=== Begin Enclosure ===

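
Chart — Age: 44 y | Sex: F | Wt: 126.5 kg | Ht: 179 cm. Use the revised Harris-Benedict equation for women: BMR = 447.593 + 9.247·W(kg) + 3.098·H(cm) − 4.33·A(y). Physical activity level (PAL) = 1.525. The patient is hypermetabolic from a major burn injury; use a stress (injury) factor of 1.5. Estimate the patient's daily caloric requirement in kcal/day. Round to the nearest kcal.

Harris-Benedict: BMR = 447.593 + 9.247(126.5) + 3.098(179) − 4.33(44) = 1981.3605 kcal/day.
TEE = BMR × activity factor = 1981.3605 × 1.525 = 3021.5748 kcal/day.
Apply stress factor: 3021.5748 × 1.5 = 4532.3621 kcal/day.

4532 kcal/day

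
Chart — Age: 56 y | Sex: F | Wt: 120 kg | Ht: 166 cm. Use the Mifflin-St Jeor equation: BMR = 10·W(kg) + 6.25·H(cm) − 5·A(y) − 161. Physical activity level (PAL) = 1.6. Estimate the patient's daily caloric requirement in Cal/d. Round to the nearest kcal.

Mifflin-St Jeor (female): BMR = 10(120) + 6.25(166) − 5(56) − 161 = 1200 + 1037.5 − 280 − 161 = 1796.5 kcal/day.
TEE = BMR × activity factor = 1796.5 × 1.6 = 2874.4 kcal/day.

2874 Cal/d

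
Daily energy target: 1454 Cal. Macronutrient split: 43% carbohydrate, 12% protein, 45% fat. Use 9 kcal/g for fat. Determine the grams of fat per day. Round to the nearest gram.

Fat energy = 45% × 1454 = 654.3 kcal.
At 9 kcal/g: 654.3 ÷ 9 = 72.7 g.

73 g/day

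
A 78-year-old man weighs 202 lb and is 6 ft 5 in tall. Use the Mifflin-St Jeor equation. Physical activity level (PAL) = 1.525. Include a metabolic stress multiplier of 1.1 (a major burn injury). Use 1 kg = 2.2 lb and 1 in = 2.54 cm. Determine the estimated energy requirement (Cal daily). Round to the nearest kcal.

2945 Cal daily

Convert to metric: weight = 202 ÷ 2.2 = 91.8182 kg; height = (6×12 + 5) × 2.54 = 77 × 2.54 = 195.58 cm.
Mifflin-St Jeor (male): BMR = 10(91.8182) + 6.25(195.58) − 5(78) + 5 = 918.1818 + 1222.375 − 390 + 5 = 1755.5568 kcal/day.
TEE = BMR × activity factor = 1755.5568 × 1.525 = 2677.2241 kcal/day.
Apply stress factor: 2677.2241 × 1.1 = 2944.9466 kcal/day.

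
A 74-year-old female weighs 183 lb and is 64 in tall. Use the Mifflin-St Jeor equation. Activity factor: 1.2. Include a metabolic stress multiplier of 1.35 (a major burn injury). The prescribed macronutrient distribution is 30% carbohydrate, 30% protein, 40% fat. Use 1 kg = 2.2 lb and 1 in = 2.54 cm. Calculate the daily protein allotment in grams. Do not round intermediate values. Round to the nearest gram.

160 g/day

Convert to metric: weight = 183 ÷ 2.2 = 83.1818 kg; height = 64 × 2.54 = 162.56 cm.
Mifflin-St Jeor (female): BMR = 10(83.1818) + 6.25(162.56) − 5(74) − 161 = 831.8182 + 1016 − 370 − 161 = 1316.8182 kcal/day.
TEE = 1316.8182 × 1.2 = 1580.1818 kcal/day.
With stress factor 1.35: 1580.1818 × 1.35 = 2133.2455 kcal/day.
Protein energy = 30% × 2133.2455 = 639.9736 kcal.
Protein = 639.9736 ÷ 4 kcal/g = 159.9934 g.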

=== End Enclosure ===

**Assignment**
Reproduce every line above without error.

**Your solution**
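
Chart — Age: 44 y | Sex: F | Wt: 126.5 kg | Ht: 179 cm. Use the revised Harris-Benedict equation for women: BMR = 447.593 + 9.247·W(kg) + 3.098·H(cm) − 4.33·A(y). Physical activity level (PAL) = 1.525. The patient is hypermetabolic from a major burn injury; use a stress (injury) factor of 1.5. Estimate the patient's daily caloric requirement in kcal/day. Round to the nearest kcal.

Harris-Benedict: BMR = 447.593 + 9.247(126.5) + 3.098(179) − 4.33(44) = 1981.3605 kcal/day.
TEE = BMR × activity factor = 1981.3605 × 1.525 = 3021.5748 kcal/day.
Apply stress factor: 3021.5748 × 1.5 = 4532.3621 kcal/day.

4532 kcal/day

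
Chart — Age: 56 y | Sex: F | Wt: 120 kg | Ht: 166 cm. Use the Mifflin-St Jeor equation: BMR = 10·W(kg) + 6.25·H(cm) − 5·A(y) − 161. Physical activity level (PAL) = 1.6. Estimate the patient's daily caloric requirement in Cal/d. Round to the nearest kcal.

Mifflin-St Jeor (female): BMR = 10(120) + 6.25(166) − 5(56) − 161 = 1200 + 1037.5 − 280 − 161 = 1796.5 kcal/day.
TEE = BMR × activity factor = 1796.5 × 1.6 = 2874.4 kcal/day.

2874 Cal/d

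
Daily energy target: 1454 Cal. Macronutrient split: 43% carbohydrate, 12% protein, 45% fat. Use 9 kcal/g for fat. Determine the grams of fat per day. Round to the nearest gram.

Fat energy = 45% × 1454 = 654.3 kcal.
At 9 kcal/g: 654.3 ÷ 9 = 72.7 g.

73 g/day

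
A 78-year-old man weighs 202 lb and is 6 ft 5 in tall. Use the Mifflin-St Jeor equation. Physical activity level (PAL) = 1.525. Include a metabolic stress multiplier of 1.1 (a major burn injury). Use 1 kg = 2.2 lb and 1 in = 2.54 cm. Determine the estimated energy requirement (Cal daily). Round to the nearest kcal.

2945 Cal daily

Convert to metric: weight = 202 ÷ 2.2 = 91.8182 kg; height = (6×12 + 5) × 2.54 = 77 × 2.54 = 195.58 cm.
Mifflin-St Jeor (male): BMR = 10(91.8182) + 6.25(195.58) − 5(78) + 5 = 918.1818 + 1222.375 − 390 + 5 = 1755.5568 kcal/day.
TEE = BMR × activity factor = 1755.5568 × 1.525 = 2677.2241 kcal/day.
Apply stress factor: 2677.2241 × 1.1 = 2944.9466 kcal/day.

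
A 74-year-old female weighs 183 lb and is 64 in tall. Use the Mifflin-St Jeor equation. Activity factor: 1.2. Include a metabolic stress multiplier of 1.35 (a major burn injury). The prescribed macronutrient distribution is 30% carbohydrate, 30% protein, 40% fat. Use 1 kg = 2.2 lb and 1 in = 2.54 cm. Calculate the daily protein allotment in grams. Do not round intermediate values. Round to the nearest gram.

160 g/day

Convert to metric: weight = 183 ÷ 2.2 = 83.1818 kg; height = 64 × 2.54 = 162.56 cm.
Mifflin-St Jeor (female): BMR = 10(83.1818) + 6.25(162.56) − 5(74) − 161 = 831.8182 + 1016 − 370 − 161 = 1316.8182 kcal/day.
TEE = 1316.8182 × 1.2 = 1580.1818 kcal/day.
With stress factor 1.35: 1580.1818 × 1.35 = 2133.2455 kcal/day.
Protein energy = 30% × 2133.2455 = 639.9736 kcal.
Protein = 639.9736 ÷ 4 kcal/g = 159.9934 g.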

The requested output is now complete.